Source data:

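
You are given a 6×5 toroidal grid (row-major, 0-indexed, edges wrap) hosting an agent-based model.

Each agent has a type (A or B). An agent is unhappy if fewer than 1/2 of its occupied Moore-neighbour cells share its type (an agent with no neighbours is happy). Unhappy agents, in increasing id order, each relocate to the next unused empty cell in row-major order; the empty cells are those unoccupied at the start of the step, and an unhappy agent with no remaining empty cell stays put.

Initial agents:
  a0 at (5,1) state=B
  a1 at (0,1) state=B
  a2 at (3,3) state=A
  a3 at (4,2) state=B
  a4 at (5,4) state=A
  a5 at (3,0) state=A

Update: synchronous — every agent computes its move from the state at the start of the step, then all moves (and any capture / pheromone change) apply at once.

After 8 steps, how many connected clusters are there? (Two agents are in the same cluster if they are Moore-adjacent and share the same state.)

t=1: a0@(5,1):B a1@(0,1):B a2@(0,0):A a3@(4,2):B a4@(5,4):A a5@(3,0):A
t=2: a0@(5,1):B a1@(0,1):B a2@(0,2):A a3@(4,2):B a4@(5,4):A a5@(3,0):A
t=3: a0@(5,1):B a1@(0,1):B a2@(0,0):A a3@(4,2):B a4@(5,4):A a5@(3,0):A
t=4: a0@(5,1):B a1@(0,1):B a2@(0,2):A a3@(4,2):B a4@(5,4):A a5@(3,0):A
t=5: a0@(5,1):B a1@(0,1):B a2@(0,0):A a3@(4,2):B a4@(5,4):A a5@(3,0):A
t=6: a0@(5,1):B a1@(0,1):B a2@(0,2):A a3@(4,2):B a4@(5,4):A a5@(3,0):A
t=7: a0@(5,1):B a1@(0,1):B a2@(0,0):A a3@(4,2):B a4@(5,4):A a5@(3,0):A
t=8: a0@(5,1):B a1@(0,1):B a2@(0,2):A a3@(4,2):B a4@(5,4):A a5@(3,0):A

4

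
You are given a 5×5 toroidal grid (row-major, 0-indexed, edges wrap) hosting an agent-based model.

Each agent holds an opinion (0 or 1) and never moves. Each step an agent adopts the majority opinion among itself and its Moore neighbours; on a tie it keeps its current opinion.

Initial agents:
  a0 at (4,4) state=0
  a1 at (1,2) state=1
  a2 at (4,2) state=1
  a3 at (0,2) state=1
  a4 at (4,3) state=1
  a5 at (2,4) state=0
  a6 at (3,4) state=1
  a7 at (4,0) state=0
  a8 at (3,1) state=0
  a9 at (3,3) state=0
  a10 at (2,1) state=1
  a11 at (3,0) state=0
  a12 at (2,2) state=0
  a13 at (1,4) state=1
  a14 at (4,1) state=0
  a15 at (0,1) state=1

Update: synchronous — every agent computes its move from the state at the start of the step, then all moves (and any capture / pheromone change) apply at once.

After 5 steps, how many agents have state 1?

6

t=1: a0@(4,4):0 a1@(1,2):1 a2@(4,2):1 a3@(0,2):1 a4@(4,3):1 a5@(2,4):0 a6@(3,4):0 a7@(4,0):0 a8@(3,1):0 a9@(3,3):0 a10@(2,1):0 a11@(3,0):0 a12@(2,2):0 a13@(1,4):1 a14@(4,1):0 a15@(0,1):1
t=2: (unchanged — steady state)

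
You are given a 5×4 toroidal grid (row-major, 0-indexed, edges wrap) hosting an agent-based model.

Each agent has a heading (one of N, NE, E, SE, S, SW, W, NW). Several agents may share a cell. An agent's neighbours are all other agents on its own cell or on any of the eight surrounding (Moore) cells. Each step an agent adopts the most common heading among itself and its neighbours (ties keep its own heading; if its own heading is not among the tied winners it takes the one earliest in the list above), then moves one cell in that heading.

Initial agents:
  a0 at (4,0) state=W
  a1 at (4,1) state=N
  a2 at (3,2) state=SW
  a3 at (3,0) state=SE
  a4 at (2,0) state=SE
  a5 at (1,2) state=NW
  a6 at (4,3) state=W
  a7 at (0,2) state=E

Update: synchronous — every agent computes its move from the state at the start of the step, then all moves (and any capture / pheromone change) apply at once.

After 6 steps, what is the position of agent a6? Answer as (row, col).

(3, 1)

t=1: a0@(4,3):W a1@(3,1):N a2@(4,1):SW a3@(4,1):SE a4@(3,1):SE a5@(0,1):NW a6@(4,2):W a7@(0,3):E
t=2: a0@(4,2):W a1@(4,2):SE a2@(0,2):SE a3@(0,2):SE a4@(4,2):SE a5@(4,0):NW a6@(4,1):W a7@(0,2):W
t=3: a0@(0,3):SE a1@(0,3):SE a2@(1,3):SE a3@(1,3):SE a4@(0,3):SE a5@(3,3):NW a6@(0,2):SE a7@(1,3):SE
t=4: a0@(1,0):SE a1@(1,0):SE a2@(2,0):SE a3@(2,0):SE a4@(1,0):SE a5@(2,2):NW a6@(1,3):SE a7@(2,0):SE
t=5: a0@(2,1):SE a1@(2,1):SE a2@(3,1):SE a3@(3,1):SE a4@(2,1):SE a5@(1,1):NW a6@(2,0):SE a7@(3,1):SE
t=6: a0@(3,2):SE a1@(3,2):SE a2@(4,2):SE a3@(4,2):SE a4@(3,2):SE a5@(2,2):SE a6@(3,1):SE a7@(4,2):SE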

PROBLEM DESCRIPTION => When a line among the entries contains "cell", pull that line out.

ANSWER TO THIS PROBLEM =>
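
Each agent has a type (A or B). An agent is unhappy if fewer than 1/2 of its occupied Moore-neighbour cells share its type (an agent with no neighbours is happy). Unhappy agents, in increasing id order, each relocate to the next unused empty cell in row-major order; the empty cells are those unoccupied at the start of the step, and an unhappy agent with no remaining empty cell stays put.
Each agent has a heading (one of N, NE, E, SE, S, SW, W, NW). Several agents may share a cell. An agent's neighbours are all other agents on its own cell or on any of the eight surrounding (Moore) cells. Each step an agent adopts the most common heading among itself and its neighbours (ties keep its own heading; if its own heading is not among the tied winners it takes the one earliest in the list above), then moves one cell in that heading.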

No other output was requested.